* [What you need to do] For this exercise, repeat the listing below from its first line through the line containing "cos(z)*Derivative(g(z), z) = z", exactly as written.
-------- Records provided --------
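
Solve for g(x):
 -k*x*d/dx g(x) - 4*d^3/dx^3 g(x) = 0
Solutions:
 g(x) = C1 + Integral(C2*airyai(2^(1/3)*x*(-k)^(1/3)/2) + C3*airybi(2^(1/3)*x*(-k)^(1/3)/2), x)


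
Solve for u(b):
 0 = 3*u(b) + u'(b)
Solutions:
 u(b) = C1*exp(-3*b)


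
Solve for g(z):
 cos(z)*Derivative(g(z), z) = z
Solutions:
 g(z) = C1 + Integral(z/cos(z), z)


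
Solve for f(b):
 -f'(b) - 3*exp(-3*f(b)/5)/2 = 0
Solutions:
 f(b) = 5*log(C1 - 9*b/10)/3
 f(b) = 5*log(10^(2/3)*(-3^(1/3) - 3^(5/6)*I)*(C1 - 3*b)^(1/3)/20)
 f(b) = 5*log(10^(2/3)*(-3^(1/3) + 3^(5/6)*I)*(C1 - 3*b)^(1/3)/20)


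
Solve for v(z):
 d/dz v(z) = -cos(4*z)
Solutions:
 v(z) = C1 - sin(4*z)/4


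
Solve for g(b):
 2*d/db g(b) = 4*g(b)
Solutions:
 g(b) = C1*exp(2*b)


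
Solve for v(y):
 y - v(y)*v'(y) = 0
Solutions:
 v(y) = -sqrt(C1 + y^2)
 v(y) = sqrt(C1 + y^2)


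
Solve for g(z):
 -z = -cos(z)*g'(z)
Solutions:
 g(z) = C1 + Integral(z/cos(z), z)


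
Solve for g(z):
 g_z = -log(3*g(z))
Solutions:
 Integral(1/(log(_y) + log(3)), (_y, g(z))) = C1 - z


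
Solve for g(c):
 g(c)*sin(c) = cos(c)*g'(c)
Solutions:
 g(c) = C1/cos(c)


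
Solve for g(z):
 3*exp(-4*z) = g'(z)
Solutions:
 g(z) = C1 - 3*exp(-4*z)/4


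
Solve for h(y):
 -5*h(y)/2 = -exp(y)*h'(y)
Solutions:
 h(y) = C1*exp(-5*exp(-y)/2)


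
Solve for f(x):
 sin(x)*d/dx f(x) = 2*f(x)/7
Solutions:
 f(x) = C1*(cos(x) - 1)^(1/7)/(cos(x) + 1)^(1/7)


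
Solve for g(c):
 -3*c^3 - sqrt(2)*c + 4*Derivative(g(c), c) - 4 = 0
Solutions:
 g(c) = C1 + 3*c^4/16 + sqrt(2)*c^2/8 + c


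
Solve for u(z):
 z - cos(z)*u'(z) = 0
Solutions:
 u(z) = C1 + Integral(z/cos(z), z)


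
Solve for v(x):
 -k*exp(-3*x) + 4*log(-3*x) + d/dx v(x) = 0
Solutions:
 v(x) = C1 - k*exp(-3*x)/3 - 4*x*log(-x) + 4*x*(1 - log(3))


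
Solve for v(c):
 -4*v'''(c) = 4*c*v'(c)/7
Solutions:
 v(c) = C1 + Integral(C2*airyai(-7^(2/3)*c/7) + C3*airybi(-7^(2/3)*c/7), c)


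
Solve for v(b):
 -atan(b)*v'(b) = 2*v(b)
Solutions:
 v(b) = C1*exp(-2*Integral(1/atan(b), b))


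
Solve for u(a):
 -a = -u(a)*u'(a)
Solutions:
 u(a) = -sqrt(C1 + a^2)
 u(a) = sqrt(C1 + a^2)


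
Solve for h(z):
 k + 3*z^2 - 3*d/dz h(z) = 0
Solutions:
 h(z) = C1 + k*z/3 + z^3/3


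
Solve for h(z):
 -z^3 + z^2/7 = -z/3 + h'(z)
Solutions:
 h(z) = C1 - z^4/4 + z^3/21 + z^2/6


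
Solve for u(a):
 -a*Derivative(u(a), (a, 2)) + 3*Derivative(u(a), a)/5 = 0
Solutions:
 u(a) = C1 + C2*a^(8/5)


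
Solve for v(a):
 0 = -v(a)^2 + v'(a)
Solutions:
 v(a) = -1/(C1 + a)


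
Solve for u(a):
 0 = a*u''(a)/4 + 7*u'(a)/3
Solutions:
 u(a) = C1 + C2/a^(25/3)


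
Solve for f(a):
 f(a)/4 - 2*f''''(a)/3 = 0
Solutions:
 f(a) = C1*exp(-6^(1/4)*a/2) + C2*exp(6^(1/4)*a/2) + C3*sin(6^(1/4)*a/2) + C4*cos(6^(1/4)*a/2)


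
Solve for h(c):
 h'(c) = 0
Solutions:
 h(c) = C1


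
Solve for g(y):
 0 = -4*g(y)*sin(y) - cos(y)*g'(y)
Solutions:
 g(y) = C1*cos(y)^4


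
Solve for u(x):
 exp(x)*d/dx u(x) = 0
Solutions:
 u(x) = C1


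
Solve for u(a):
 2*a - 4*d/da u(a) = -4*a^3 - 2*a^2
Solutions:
 u(a) = C1 + a^4/4 + a^3/6 + a^2/4


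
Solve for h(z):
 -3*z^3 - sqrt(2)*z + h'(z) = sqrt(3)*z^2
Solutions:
 h(z) = C1 + 3*z^4/4 + sqrt(3)*z^3/3 + sqrt(2)*z^2/2


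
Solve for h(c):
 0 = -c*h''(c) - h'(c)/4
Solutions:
 h(c) = C1 + C2*c^(3/4)


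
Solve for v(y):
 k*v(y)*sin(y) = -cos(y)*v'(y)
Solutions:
 v(y) = C1*exp(k*log(cos(y)))


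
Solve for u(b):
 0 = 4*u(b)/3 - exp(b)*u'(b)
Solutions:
 u(b) = C1*exp(-4*exp(-b)/3)


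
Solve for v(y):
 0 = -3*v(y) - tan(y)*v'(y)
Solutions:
 v(y) = C1/sin(y)^3


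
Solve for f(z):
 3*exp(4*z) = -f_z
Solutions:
 f(z) = C1 - 3*exp(4*z)/4


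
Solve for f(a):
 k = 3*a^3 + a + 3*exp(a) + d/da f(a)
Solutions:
 f(a) = C1 - 3*a^4/4 - a^2/2 + a*k - 3*exp(a)


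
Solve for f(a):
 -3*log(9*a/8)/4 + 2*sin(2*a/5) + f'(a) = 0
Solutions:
 f(a) = C1 + 3*a*log(a)/4 - 9*a*log(2)/4 - 3*a/4 + 3*a*log(3)/2 + 5*cos(2*a/5)


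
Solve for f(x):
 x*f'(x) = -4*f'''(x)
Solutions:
 f(x) = C1 + Integral(C2*airyai(-2^(1/3)*x/2) + C3*airybi(-2^(1/3)*x/2), x)


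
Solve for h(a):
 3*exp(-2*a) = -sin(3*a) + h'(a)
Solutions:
 h(a) = C1 - cos(3*a)/3 - 3*exp(-2*a)/2


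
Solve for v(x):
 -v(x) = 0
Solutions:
 v(x) = 0


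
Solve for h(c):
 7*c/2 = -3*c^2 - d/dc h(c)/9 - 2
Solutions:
 h(c) = C1 - 9*c^3 - 63*c^2/4 - 18*c


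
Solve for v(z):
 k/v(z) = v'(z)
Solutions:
 v(z) = -sqrt(C1 + 2*k*z)
 v(z) = sqrt(C1 + 2*k*z)


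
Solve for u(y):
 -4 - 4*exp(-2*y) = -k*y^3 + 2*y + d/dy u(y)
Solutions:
 u(y) = C1 + k*y^4/4 - y^2 - 4*y + 2*exp(-2*y)


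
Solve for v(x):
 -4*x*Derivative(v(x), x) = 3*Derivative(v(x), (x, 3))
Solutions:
 v(x) = C1 + Integral(C2*airyai(-6^(2/3)*x/3) + C3*airybi(-6^(2/3)*x/3), x)


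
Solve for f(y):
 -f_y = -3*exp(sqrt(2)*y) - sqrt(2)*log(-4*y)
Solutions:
 f(y) = C1 + sqrt(2)*y*log(-y) + sqrt(2)*y*(-1 + 2*log(2)) + 3*sqrt(2)*exp(sqrt(2)*y)/2


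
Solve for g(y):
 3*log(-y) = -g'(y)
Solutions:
 g(y) = C1 - 3*y*log(-y) + 3*y


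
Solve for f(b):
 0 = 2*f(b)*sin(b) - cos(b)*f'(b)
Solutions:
 f(b) = C1/cos(b)^2


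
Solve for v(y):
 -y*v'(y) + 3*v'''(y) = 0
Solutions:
 v(y) = C1 + Integral(C2*airyai(3^(2/3)*y/3) + C3*airybi(3^(2/3)*y/3), y)


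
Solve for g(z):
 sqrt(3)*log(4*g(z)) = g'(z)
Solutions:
 -sqrt(3)*Integral(1/(log(_y) + 2*log(2)), (_y, g(z)))/3 = C1 - z


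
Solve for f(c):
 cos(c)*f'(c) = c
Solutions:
 f(c) = C1 + Integral(c/cos(c), c)


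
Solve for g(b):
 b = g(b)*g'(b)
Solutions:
 g(b) = -sqrt(C1 + b^2)
 g(b) = sqrt(C1 + b^2)


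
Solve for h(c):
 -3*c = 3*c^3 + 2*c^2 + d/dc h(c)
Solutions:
 h(c) = C1 - 3*c^4/4 - 2*c^3/3 - 3*c^2/2


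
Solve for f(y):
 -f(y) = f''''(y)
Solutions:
 f(y) = (C1*sin(sqrt(2)*y/2) + C2*cos(sqrt(2)*y/2))*exp(-sqrt(2)*y/2) + (C3*sin(sqrt(2)*y/2) + C4*cos(sqrt(2)*y/2))*exp(sqrt(2)*y/2)


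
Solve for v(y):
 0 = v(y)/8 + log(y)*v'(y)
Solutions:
 v(y) = C1*exp(-li(y)/8)


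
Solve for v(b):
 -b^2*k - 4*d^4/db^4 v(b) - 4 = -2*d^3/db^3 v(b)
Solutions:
 v(b) = C1 + C2*b + C3*b^2 + C4*exp(b/2) + b^5*k/120 + b^4*k/12 + b^3*(2*k + 1)/3


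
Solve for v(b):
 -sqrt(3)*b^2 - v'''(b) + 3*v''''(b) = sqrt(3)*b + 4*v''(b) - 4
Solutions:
 v(b) = C1 + C2*b + C3*exp(-b) + C4*exp(4*b/3) - sqrt(3)*b^4/48 - sqrt(3)*b^3/48 + b^2*(32 - 11*sqrt(3))/64


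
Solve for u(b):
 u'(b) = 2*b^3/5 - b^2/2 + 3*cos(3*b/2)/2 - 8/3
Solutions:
 u(b) = C1 + b^4/10 - b^3/6 - 8*b/3 + sin(3*b/2)


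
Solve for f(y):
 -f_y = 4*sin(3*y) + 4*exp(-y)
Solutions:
 f(y) = C1 + 4*cos(3*y)/3 + 4*exp(-y)


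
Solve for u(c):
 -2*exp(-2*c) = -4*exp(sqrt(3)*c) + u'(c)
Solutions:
 u(c) = C1 + 4*sqrt(3)*exp(sqrt(3)*c)/3 + exp(-2*c)


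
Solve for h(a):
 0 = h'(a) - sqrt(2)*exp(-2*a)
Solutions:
 h(a) = C1 - sqrt(2)*exp(-2*a)/2


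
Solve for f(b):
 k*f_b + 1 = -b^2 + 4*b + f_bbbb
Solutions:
 f(b) = C1 + C2*exp(b*k^(1/3)) + C3*exp(b*k^(1/3)*(-1 + sqrt(3)*I)/2) + C4*exp(-b*k^(1/3)*(1 + sqrt(3)*I)/2) - b^3/(3*k) + 2*b^2/k - b/k


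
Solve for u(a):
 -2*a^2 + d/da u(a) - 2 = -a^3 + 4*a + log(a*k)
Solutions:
 u(a) = C1 - a^4/4 + 2*a^3/3 + 2*a^2 + a*log(a*k) + a


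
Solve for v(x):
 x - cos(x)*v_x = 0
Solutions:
 v(x) = C1 + Integral(x/cos(x), x)


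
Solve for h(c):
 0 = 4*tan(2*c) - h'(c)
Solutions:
 h(c) = C1 - 2*log(cos(2*c))


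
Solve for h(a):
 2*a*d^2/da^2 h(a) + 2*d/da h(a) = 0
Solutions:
 h(a) = C1 + C2*log(a)


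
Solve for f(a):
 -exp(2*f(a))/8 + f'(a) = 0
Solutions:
 f(a) = log(-1/(C1 + a))/2 + log(2)
 f(a) = log(-sqrt(-1/(C1 + a))) + log(2)


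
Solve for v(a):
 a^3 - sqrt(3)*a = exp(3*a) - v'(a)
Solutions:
 v(a) = C1 - a^4/4 + sqrt(3)*a^2/2 + exp(3*a)/3


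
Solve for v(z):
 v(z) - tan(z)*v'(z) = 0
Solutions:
 v(z) = C1*sin(z)


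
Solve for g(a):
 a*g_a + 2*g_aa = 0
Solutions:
 g(a) = C1 + C2*erf(a/2)


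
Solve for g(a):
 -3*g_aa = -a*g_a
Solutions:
 g(a) = C1 + C2*erfi(sqrt(6)*a/6)


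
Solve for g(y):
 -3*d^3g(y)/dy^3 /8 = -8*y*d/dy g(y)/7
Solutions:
 g(y) = C1 + Integral(C2*airyai(4*21^(2/3)*y/21) + C3*airybi(4*21^(2/3)*y/21), y)


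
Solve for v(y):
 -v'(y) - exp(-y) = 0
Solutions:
 v(y) = C1 + exp(-y)


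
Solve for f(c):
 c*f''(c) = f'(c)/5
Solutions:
 f(c) = C1 + C2*c^(6/5)


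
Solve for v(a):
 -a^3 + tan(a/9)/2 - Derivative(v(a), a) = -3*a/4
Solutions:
 v(a) = C1 - a^4/4 + 3*a^2/8 - 9*log(cos(a/9))/2


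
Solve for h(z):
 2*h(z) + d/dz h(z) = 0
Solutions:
 h(z) = C1*exp(-2*z)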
--------
* [Task output]
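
Solve for g(x):
 -k*x*d/dx g(x) - 4*d^3/dx^3 g(x) = 0
Solutions:
 g(x) = C1 + Integral(C2*airyai(2^(1/3)*x*(-k)^(1/3)/2) + C3*airybi(2^(1/3)*x*(-k)^(1/3)/2), x)


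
Solve for u(b):
 0 = 3*u(b) + u'(b)
Solutions:
 u(b) = C1*exp(-3*b)


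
Solve for g(z):
 cos(z)*Derivative(g(z), z) = z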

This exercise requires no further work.